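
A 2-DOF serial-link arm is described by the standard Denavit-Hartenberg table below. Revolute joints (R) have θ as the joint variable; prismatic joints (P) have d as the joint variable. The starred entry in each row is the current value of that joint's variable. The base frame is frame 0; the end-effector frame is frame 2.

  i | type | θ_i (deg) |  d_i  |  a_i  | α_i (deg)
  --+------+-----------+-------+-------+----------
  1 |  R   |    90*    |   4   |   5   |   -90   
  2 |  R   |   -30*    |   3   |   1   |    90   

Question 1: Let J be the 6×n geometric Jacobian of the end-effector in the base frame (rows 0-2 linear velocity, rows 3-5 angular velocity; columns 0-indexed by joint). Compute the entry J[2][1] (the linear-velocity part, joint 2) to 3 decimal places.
axis z_1 = (-1.0000,0.0000,0.0000); lever o_n−o_1 = (-3.0000,0.8660,0.5000)
cross product → J_v[:, 1] = (-0.0000,0.5000,-0.8660)
J_ω[:, 1] = z_1
entry J[2][1] = -0.8660

-0.866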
☆ ☆ ☆
Work item:
From the first line to the last, transcribe the listing exactly.

Your response:
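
A 2-DOF serial-link arm is described by the standard Denavit-Hartenberg table below. Revolute joints (R) have θ as the joint variable; prismatic joints (P) have d as the joint variable. The starred entry in each row is the current value of that joint's variable. The base frame is frame 0; the end-effector frame is frame 2.

  i | type | θ_i (deg) |  d_i  |  a_i  | α_i (deg)
  --+------+-----------+-------+-------+----------
  1 |  R   |    90*    |   4   |   5   |   -90   
  2 |  R   |   -30*    |   3   |   1   |    90   

Question 1: Let J be the 6×n geometric Jacobian of the end-effector in the base frame (rows 0-2 linear velocity, rows 3-5 angular velocity; columns 0-indexed by joint). Compute the entry J[2][1] (the linear-velocity part, joint 2) to 3 decimal places.
axis z_1 = (-1.0000,0.0000,0.0000); lever o_n−o_1 = (-3.0000,0.8660,0.5000)
cross product → J_v[:, 1] = (-0.0000,0.5000,-0.8660)
J_ω[:, 1] = z_1
entry J[2][1] = -0.8660

-0.866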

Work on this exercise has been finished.